=== HOW TO COMPLETE THIS TASK ===
For this listing, the lines between the one holding "Suppose execution starts" and the one holding "Variables are mathematical", inclusive, must be set down exactly.
———
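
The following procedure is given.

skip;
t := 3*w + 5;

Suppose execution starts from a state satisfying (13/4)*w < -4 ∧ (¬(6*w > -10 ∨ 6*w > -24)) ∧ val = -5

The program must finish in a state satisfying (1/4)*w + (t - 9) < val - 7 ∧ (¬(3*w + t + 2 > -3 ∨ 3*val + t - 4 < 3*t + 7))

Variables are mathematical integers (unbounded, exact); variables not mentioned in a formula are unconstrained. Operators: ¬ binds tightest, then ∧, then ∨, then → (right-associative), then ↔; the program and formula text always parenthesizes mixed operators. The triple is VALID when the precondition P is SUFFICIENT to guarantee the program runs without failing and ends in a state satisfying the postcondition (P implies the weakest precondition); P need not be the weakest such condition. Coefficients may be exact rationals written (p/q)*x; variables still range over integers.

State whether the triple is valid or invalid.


Working backward. After the program, the postcondition (1/4)*w + (t - 9) < val - 7 ∧ (¬(3*w + t + 2 > -3 ∨ 3*val + t - 4 < 3*t + 7)) must hold; in canonical form it is t + (1/4)*w < val + 2 ∧ (¬(t + 3*w > -5 ∨ 3*val < 2*t + 11)).
Before t := 3*w + 5: (13/4)*w < val - 3 ∧ (¬(6*w > -10 ∨ 3*val < 6*w + 21))
Before skip: (13/4)*w < val - 3 ∧ (¬(6*w > -10 ∨ 3*val < 6*w + 21))
The weakest precondition is (13/4)*w < val - 3 ∧ (¬(6*w > -10 ∨ 3*val < 6*w + 21)).
Check whether (13/4)*w < -4 ∧ (¬(6*w > -10 ∨ 6*w > -24)) ∧ val = -5 implies it.
Countermodel: at the initial state val = -5, w = -4, the precondition holds but the weakest precondition fails.
Answer: invalid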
———
=== FINISHED TASK ===
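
Suppose execution starts from a state satisfying (13/4)*w < -4 ∧ (¬(6*w > -10 ∨ 6*w > -24)) ∧ val = -5

The program must finish in a state satisfying (1/4)*w + (t - 9) < val - 7 ∧ (¬(3*w + t + 2 > -3 ∨ 3*val + t - 4 < 3*t + 7))

Variables are mathematical integers (unbounded, exact); variables not mentioned in a formula are unconstrained. Operators: ¬ binds tightest, then ∧, then ∨, then → (right-associative), then ↔; the program and formula text always parenthesizes mixed operators. The triple is VALID when the precondition P is SUFFICIENT to guarantee the program runs without failing and ends in a state satisfying the postcondition (P implies the weakest precondition); P need not be the weakest such condition. Coefficients may be exact rationals written (p/q)*x; variables still range over integers.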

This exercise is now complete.